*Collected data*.
____

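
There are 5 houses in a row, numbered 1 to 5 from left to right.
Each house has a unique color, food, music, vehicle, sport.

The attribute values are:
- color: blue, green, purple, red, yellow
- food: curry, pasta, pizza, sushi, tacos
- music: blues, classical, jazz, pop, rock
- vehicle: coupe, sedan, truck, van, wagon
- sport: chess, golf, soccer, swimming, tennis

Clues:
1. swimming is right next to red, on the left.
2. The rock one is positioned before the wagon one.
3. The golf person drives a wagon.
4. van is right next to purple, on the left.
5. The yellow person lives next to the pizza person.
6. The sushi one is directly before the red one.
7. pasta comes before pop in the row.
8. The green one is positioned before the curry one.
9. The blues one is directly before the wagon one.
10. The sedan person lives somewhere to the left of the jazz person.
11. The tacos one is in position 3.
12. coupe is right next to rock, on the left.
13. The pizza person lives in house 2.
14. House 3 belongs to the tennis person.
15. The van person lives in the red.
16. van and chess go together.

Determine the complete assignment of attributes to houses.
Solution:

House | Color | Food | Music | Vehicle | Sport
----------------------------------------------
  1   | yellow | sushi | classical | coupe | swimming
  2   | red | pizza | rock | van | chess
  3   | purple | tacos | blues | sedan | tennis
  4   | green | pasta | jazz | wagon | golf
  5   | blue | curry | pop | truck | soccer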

____

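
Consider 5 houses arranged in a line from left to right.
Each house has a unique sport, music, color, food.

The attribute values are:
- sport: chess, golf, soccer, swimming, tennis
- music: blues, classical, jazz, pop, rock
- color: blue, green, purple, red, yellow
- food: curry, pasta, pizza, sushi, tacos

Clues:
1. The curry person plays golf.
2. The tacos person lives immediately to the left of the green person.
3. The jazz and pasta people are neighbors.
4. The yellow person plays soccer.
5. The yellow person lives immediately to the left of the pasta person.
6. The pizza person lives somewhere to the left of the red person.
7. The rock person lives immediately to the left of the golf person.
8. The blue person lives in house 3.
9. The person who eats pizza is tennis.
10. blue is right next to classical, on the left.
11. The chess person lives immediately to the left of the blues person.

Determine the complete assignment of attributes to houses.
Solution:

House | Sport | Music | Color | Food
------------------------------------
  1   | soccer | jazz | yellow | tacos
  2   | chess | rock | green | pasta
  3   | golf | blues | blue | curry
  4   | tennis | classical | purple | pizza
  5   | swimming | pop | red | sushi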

____

*Problem*.
Give back the records above exactly, limited to the lines between the one holding "11. The tacos one is in position 3." and the one holding "16. van and chess go together.", inclusive.

*Solved exercise*.
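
11. The tacos one is in position 3.
12. coupe is right next to rock, on the left.
13. The pizza person lives in house 2.
14. House 3 belongs to the tennis person.
15. The van person lives in the red.
16. van and chess go together.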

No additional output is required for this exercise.